Instructions to follow:
From the listing below, set down exactly the lines between the one holding "- P(closed e-loop" and the one holding "An unseen sample", inclusive. No other line is wanted.

Entries shown:
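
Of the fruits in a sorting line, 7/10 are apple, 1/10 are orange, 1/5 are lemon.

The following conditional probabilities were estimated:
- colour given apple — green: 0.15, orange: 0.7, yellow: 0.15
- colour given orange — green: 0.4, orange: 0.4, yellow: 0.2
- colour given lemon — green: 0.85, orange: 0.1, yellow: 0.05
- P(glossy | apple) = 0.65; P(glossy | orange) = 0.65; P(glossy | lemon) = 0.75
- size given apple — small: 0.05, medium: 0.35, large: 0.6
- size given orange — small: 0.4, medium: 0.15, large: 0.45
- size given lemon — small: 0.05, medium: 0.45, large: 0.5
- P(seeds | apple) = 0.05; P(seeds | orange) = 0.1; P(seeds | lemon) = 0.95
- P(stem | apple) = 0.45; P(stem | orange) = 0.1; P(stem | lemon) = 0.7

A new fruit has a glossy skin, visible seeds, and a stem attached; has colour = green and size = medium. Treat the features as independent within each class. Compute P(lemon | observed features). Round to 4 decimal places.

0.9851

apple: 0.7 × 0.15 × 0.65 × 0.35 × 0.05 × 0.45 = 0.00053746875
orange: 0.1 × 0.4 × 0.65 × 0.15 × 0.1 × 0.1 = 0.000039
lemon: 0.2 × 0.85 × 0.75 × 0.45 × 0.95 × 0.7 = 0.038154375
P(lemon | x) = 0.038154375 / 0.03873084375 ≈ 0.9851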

* * *

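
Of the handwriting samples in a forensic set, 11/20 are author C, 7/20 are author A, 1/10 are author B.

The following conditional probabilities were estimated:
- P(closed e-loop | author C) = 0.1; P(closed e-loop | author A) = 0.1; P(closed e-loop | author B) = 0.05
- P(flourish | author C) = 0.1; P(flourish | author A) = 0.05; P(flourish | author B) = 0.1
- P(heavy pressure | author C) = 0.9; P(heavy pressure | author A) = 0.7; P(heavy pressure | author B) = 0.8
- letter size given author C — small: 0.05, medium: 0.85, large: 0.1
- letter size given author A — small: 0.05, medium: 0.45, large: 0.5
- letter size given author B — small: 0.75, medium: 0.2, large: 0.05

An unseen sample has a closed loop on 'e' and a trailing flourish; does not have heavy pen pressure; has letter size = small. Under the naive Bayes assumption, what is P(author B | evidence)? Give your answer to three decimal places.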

---

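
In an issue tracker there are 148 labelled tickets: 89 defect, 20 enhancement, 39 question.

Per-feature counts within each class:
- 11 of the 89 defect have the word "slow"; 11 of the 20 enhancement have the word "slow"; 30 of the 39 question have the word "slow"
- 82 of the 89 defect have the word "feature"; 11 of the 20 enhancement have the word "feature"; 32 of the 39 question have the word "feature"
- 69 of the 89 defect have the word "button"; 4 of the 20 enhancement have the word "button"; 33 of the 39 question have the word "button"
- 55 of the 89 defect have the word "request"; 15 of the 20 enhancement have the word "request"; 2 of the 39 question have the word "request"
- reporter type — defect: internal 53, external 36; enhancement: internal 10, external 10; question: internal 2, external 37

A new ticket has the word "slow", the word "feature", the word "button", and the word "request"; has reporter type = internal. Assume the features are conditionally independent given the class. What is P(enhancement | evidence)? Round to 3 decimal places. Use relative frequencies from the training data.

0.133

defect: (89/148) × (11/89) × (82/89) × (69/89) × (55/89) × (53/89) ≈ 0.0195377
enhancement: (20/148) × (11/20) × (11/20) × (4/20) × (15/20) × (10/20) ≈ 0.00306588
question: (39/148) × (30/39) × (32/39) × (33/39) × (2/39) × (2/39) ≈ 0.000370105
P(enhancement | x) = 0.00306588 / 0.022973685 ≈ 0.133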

Response to the task:
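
- P(closed e-loop | author C) = 0.1; P(closed e-loop | author A) = 0.1; P(closed e-loop | author B) = 0.05
- P(flourish | author C) = 0.1; P(flourish | author A) = 0.05; P(flourish | author B) = 0.1
- P(heavy pressure | author C) = 0.9; P(heavy pressure | author A) = 0.7; P(heavy pressure | author B) = 0.8
- letter size given author C — small: 0.05, medium: 0.85, large: 0.1
- letter size given author A — small: 0.05, medium: 0.45, large: 0.5
- letter size given author B — small: 0.75, medium: 0.2, large: 0.05

An unseen sample has a closed loop on 'e' and a trailing flourish; does not have heavy pen pressure; has letter size = small. Under the naive Bayes assumption, what is P(author B | evidence)? Give your answer to three decimal places.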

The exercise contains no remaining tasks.